[Required action] The job is to find each line of the records below that includes the word "What" and copy it.

(Stored data)
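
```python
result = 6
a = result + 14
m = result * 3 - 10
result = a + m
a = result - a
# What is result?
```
Trace:
  result=6
  result=6, a=20
  result=6, a=20, m=8
  result=28, a=20, m=8
  result=28, a=8, m=8

Final answer: 28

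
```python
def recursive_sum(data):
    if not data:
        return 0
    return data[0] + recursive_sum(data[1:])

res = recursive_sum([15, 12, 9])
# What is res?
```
Call trace:
recursive_sum(data=[15, 12, 9])
  recursive_sum(data=[12, 9])
    recursive_sum(data=[9])
      recursive_sum(data=[])
      -> return 0
    -> return 9
  -> return 21
-> return 36

Final answer: 36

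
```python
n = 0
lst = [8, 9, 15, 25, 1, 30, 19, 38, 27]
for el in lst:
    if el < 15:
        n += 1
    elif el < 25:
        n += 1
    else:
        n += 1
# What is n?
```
Trace:
  n=0
  n=1, el=8
  n=2, el=9
  n=3, el=15
  n=4, el=25
  n=5, el=1
  n=6, el=30
  n=7, el=19
  n=8, el=38
  n=9, el=27

Final answer: 9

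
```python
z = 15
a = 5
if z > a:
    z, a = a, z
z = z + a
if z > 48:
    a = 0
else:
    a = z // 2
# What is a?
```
Trace:
  z=15
  z=15, a=5
  z=5, a=15
  z=20, a=15
  z=20, a=10

Final answer: 10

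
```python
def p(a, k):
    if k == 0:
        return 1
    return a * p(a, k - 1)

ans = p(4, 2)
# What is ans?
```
Call trace:
p(a=4, k=2)
  p(a=4, k=1)
    p(a=4, k=0)
    -> return 1
  -> return 4
-> return 16

Final answer: 16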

[Answer to this task]
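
# What is result?
# What is res?
# What is n?
# What is a?
# What is ans?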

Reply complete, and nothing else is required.